··· Records shown ···

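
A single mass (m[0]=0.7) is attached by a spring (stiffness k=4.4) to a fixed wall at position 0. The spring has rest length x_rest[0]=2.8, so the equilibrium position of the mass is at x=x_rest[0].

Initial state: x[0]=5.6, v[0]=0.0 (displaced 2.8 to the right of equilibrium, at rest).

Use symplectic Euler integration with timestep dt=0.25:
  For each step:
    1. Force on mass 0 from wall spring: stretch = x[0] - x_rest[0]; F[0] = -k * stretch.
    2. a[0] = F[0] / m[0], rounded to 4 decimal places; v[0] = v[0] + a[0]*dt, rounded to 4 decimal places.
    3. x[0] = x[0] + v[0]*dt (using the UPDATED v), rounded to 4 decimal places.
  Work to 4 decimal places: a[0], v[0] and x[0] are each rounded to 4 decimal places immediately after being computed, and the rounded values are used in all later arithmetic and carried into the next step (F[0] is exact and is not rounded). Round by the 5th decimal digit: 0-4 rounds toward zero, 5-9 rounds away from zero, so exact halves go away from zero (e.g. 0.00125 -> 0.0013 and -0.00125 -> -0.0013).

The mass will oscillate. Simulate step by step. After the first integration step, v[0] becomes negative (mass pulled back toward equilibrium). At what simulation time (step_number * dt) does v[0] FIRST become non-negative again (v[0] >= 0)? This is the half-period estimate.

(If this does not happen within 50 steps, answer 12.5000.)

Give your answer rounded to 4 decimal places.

Step 0: x=[5.6000] v=[0.0000]
Step 1: x=[4.5000] v=[-4.4000]
Step 2: x=[2.7322] v=[-7.0714]
Step 3: x=[0.9910] v=[-6.9649]
Step 4: x=[-0.0396] v=[-4.1222]
Step 5: x=[0.0454] v=[0.3400]
First v>=0 after going negative at step 5, time=1.2500

Answer: 1.2500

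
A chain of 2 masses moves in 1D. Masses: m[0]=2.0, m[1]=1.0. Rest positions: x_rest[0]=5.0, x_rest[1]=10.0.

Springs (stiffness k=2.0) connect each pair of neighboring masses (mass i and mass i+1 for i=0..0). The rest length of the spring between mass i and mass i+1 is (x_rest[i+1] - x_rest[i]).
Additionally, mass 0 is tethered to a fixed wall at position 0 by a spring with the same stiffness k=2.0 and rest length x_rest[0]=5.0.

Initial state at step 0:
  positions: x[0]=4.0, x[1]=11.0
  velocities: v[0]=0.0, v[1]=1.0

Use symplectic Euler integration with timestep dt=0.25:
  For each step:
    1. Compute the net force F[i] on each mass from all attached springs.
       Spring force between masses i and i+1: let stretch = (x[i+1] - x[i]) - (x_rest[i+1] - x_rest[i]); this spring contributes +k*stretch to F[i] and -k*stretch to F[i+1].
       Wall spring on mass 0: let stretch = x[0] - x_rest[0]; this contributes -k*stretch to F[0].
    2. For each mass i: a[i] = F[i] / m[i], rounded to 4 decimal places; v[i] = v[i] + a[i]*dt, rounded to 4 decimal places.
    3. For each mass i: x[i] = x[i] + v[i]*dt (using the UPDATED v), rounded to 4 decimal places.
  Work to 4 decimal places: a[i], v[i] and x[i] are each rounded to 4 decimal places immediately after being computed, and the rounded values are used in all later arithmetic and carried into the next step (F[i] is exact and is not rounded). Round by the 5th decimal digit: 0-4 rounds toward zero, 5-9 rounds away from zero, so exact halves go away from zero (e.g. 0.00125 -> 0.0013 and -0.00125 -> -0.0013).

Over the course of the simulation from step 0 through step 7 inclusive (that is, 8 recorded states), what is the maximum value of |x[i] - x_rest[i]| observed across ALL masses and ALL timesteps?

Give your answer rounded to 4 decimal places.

Answer: 1.2789

Derivation:
Step 0: x=[4.0000 11.0000] v=[0.0000 1.0000]
Step 1: x=[4.1875 11.0000] v=[0.7500 0.0000]
Step 2: x=[4.5391 10.7734] v=[1.4063 -0.9063]
Step 3: x=[4.9966 10.3925] v=[1.8301 -1.5235]
Step 4: x=[5.4791 9.9621] v=[1.9299 -1.7215]
Step 5: x=[5.8993 9.5964] v=[1.6809 -1.4630]
Step 6: x=[6.1819 9.3935] v=[1.1304 -0.8116]
Step 7: x=[6.2789 9.4142] v=[0.3878 0.0826]
Max displacement = 1.2789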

···

● **Task item**
Taking the lines above, repeat exactly those from the line that contains "1. Compute the" through the line that contains "2. For each", and both of those lines as well. Include nothing else.

● **Response area**
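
    1. Compute the net force F[i] on each mass from all attached springs.
       Spring force between masses i and i+1: let stretch = (x[i+1] - x[i]) - (x_rest[i+1] - x_rest[i]); this spring contributes +k*stretch to F[i] and -k*stretch to F[i+1].
       Wall spring on mass 0: let stretch = x[0] - x_rest[0]; this contributes -k*stretch to F[0].
    2. For each mass i: a[i] = F[i] / m[i], rounded to 4 decimal places; v[i] = v[i] + a[i]*dt, rounded to 4 decimal places.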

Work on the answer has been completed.